**EXERCISE**
Repeat the material below exactly, line for line.
─── LISTED ENTRIES ───
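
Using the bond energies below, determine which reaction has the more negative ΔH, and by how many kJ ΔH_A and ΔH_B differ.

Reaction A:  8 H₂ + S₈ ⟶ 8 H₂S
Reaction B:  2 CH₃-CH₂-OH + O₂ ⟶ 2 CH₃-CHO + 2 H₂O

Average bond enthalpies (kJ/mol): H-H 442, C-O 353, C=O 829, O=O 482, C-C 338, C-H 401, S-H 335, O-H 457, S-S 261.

Reaction B, by 846 kJ

Reaction A:
  Bonds broken (reactants):
    H-H: 8 × 442 = 3536
    S-S: 8 × 261 = 2088
    Σ(broken) = 5624 kJ
  Bonds formed (products):
    S-H: 16 × 335 = 5360
    Σ(formed) = 5360 kJ
  ΔH_A = 5624 − 5360 = +264 kJ
Reaction B:
  Bonds broken (reactants):
    C-C: 2 × 338 = 676
    C-H: 10 × 401 = 4010
    C-O: 2 × 353 = 706
    O-H: 2 × 457 = 914
    O=O: 1 × 482 = 482
    Σ(broken) = 6788 kJ
  Bonds formed (products):
    C-C: 2 × 338 = 676
    C-H: 8 × 401 = 3208
    C=O: 2 × 829 = 1658
    O-H: 4 × 457 = 1828
    Σ(formed) = 7370 kJ
  ΔH_B = 6788 − 7370 = −582 kJ
ΔH_A − ΔH_B = +846 kJ, so reaction B has the more negative ΔH; |ΔH_A − ΔH_B| = 846 kJ.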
───
**TASK ANSWER**
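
Using the bond energies below, determine which reaction has the more negative ΔH, and by how many kJ ΔH_A and ΔH_B differ.

Reaction A:  8 H₂ + S₈ ⟶ 8 H₂S
Reaction B:  2 CH₃-CH₂-OH + O₂ ⟶ 2 CH₃-CHO + 2 H₂O

Average bond enthalpies (kJ/mol): H-H 442, C-O 353, C=O 829, O=O 482, C-C 338, C-H 401, S-H 335, O-H 457, S-S 261.

Reaction B, by 846 kJ

Reaction A:
  Bonds broken (reactants):
    H-H: 8 × 442 = 3536
    S-S: 8 × 261 = 2088
    Σ(broken) = 5624 kJ
  Bonds formed (products):
    S-H: 16 × 335 = 5360
    Σ(formed) = 5360 kJ
  ΔH_A = 5624 − 5360 = +264 kJ
Reaction B:
  Bonds broken (reactants):
    C-C: 2 × 338 = 676
    C-H: 10 × 401 = 4010
    C-O: 2 × 353 = 706
    O-H: 2 × 457 = 914
    O=O: 1 × 482 = 482
    Σ(broken) = 6788 kJ
  Bonds formed (products):
    C-C: 2 × 338 = 676
    C-H: 8 × 401 = 3208
    C=O: 2 × 829 = 1658
    O-H: 4 × 457 = 1828
    Σ(formed) = 7370 kJ
  ΔH_B = 6788 − 7370 = −582 kJ
ΔH_A − ΔH_B = +846 kJ, so reaction B has the more negative ΔH; |ΔH_A − ΔH_B| = 846 kJ.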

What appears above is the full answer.